[Items from a dataset]
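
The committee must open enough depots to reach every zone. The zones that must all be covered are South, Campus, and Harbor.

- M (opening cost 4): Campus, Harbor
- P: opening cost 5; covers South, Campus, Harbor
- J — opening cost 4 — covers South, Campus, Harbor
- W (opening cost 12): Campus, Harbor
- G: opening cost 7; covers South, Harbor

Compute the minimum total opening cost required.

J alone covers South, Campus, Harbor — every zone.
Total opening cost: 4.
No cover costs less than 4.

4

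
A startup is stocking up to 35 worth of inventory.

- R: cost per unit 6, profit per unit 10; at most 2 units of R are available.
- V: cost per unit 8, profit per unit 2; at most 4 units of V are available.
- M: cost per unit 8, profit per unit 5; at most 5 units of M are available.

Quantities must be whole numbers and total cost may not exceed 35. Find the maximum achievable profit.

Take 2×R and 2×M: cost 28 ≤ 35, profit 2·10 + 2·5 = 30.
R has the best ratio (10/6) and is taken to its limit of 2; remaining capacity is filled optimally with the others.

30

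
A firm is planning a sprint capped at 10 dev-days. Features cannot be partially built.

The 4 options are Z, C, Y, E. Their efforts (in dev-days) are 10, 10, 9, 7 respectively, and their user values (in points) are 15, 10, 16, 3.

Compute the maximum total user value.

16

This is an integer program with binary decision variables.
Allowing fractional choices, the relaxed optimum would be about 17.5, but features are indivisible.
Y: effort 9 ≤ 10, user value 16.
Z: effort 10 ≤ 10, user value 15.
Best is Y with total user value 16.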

...

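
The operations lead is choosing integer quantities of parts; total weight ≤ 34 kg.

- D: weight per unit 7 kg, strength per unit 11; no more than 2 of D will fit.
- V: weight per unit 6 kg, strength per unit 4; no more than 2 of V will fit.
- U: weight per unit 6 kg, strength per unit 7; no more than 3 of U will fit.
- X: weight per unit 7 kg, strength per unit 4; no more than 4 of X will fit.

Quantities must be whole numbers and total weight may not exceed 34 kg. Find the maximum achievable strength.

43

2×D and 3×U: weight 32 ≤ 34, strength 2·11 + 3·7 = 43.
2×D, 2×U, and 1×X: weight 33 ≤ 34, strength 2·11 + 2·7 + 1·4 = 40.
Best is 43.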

- [Aim of the exercise]: Above are the entries. Copy exactly the part that opens with the line containing "The committee must" and closes with the line containing "- G: opening cost 7; covers South, Harbor", and no more.

- [Task result]:
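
The committee must open enough depots to reach every zone. The zones that must all be covered are South, Campus, and Harbor.

- M (opening cost 4): Campus, Harbor
- P: opening cost 5; covers South, Campus, Harbor
- J — opening cost 4 — covers South, Campus, Harbor
- W (opening cost 12): Campus, Harbor
- G: opening cost 7; covers South, Harbor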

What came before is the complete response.